**Records supplied**:
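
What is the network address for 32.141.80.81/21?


IP:   00100000.10001101.01010000.01010001
Mask: 11111111.11111111.11111000.00000000
AND operation:
Net:  00100000.10001101.01010000.00000000
Network: 32.141.80.0/21


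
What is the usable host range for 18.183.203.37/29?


Network: 18.183.203.32
Broadcast: 18.183.203.39
First usable = network + 1
Last usable = broadcast - 1
Range: 18.183.203.33 to 18.183.203.38


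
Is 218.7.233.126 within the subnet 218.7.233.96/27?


Subnet network: 218.7.233.96
Test IP AND mask: 218.7.233.96
Yes, 218.7.233.126 is in 218.7.233.96/27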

**Exercise**: Write every line of the entries again, word for word.

**Solution to the exercise**:
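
What is the network address for 32.141.80.81/21?


IP:   00100000.10001101.01010000.01010001
Mask: 11111111.11111111.11111000.00000000
AND operation:
Net:  00100000.10001101.01010000.00000000
Network: 32.141.80.0/21


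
What is the usable host range for 18.183.203.37/29?


Network: 18.183.203.32
Broadcast: 18.183.203.39
First usable = network + 1
Last usable = broadcast - 1
Range: 18.183.203.33 to 18.183.203.38


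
Is 218.7.233.126 within the subnet 218.7.233.96/27?


Subnet network: 218.7.233.96
Test IP AND mask: 218.7.233.96
Yes, 218.7.233.126 is in 218.7.233.96/27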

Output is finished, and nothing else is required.